*** Begin section ***
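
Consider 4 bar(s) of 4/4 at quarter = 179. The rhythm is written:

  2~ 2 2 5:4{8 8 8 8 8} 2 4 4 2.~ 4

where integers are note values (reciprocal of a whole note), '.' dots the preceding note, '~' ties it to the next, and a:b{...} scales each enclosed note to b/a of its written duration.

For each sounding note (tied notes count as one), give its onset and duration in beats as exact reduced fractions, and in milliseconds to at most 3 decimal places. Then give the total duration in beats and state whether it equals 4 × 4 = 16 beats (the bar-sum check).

1) 0.0ms=0b +1340.782ms=4b
2) 1340.782ms=4b +670.391ms=2b
3) 2011.173ms=6b +134.078ms=2/5b
4) 2145.251ms=32/5b +134.078ms=2/5b
5) 2279.33ms=34/5b +134.078ms=2/5b
6) 2413.408ms=36/5b +134.078ms=2/5b
7) 2547.486ms=38/5b +134.078ms=2/5b
8) 2681.564ms=8b +670.391ms=2b
9) 3351.955ms=10b +335.196ms=1b
10) 3687.151ms=11b +335.196ms=1b
11) 4022.346ms=12b +1340.782ms=4b
Σ=16b of 16 (179bpm 4/4) — PASS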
*** End section ***
> [What the exercise asks] Each line above is to be repeated exactly.

> [Solved exercise]
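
Consider 4 bar(s) of 4/4 at quarter = 179. The rhythm is written:

  2~ 2 2 5:4{8 8 8 8 8} 2 4 4 2.~ 4

where integers are note values (reciprocal of a whole note), '.' dots the preceding note, '~' ties it to the next, and a:b{...} scales each enclosed note to b/a of its written duration.

For each sounding note (tied notes count as one), give its onset and duration in beats as exact reduced fractions, and in milliseconds to at most 3 decimal places. Then give the total duration in beats and state whether it equals 4 × 4 = 16 beats (the bar-sum check).

1) 0.0ms=0b +1340.782ms=4b
2) 1340.782ms=4b +670.391ms=2b
3) 2011.173ms=6b +134.078ms=2/5b
4) 2145.251ms=32/5b +134.078ms=2/5b
5) 2279.33ms=34/5b +134.078ms=2/5b
6) 2413.408ms=36/5b +134.078ms=2/5b
7) 2547.486ms=38/5b +134.078ms=2/5b
8) 2681.564ms=8b +670.391ms=2b
9) 3351.955ms=10b +335.196ms=1b
10) 3687.151ms=11b +335.196ms=1b
11) 4022.346ms=12b +1340.782ms=4b
Σ=16b of 16 (179bpm 4/4) — PASS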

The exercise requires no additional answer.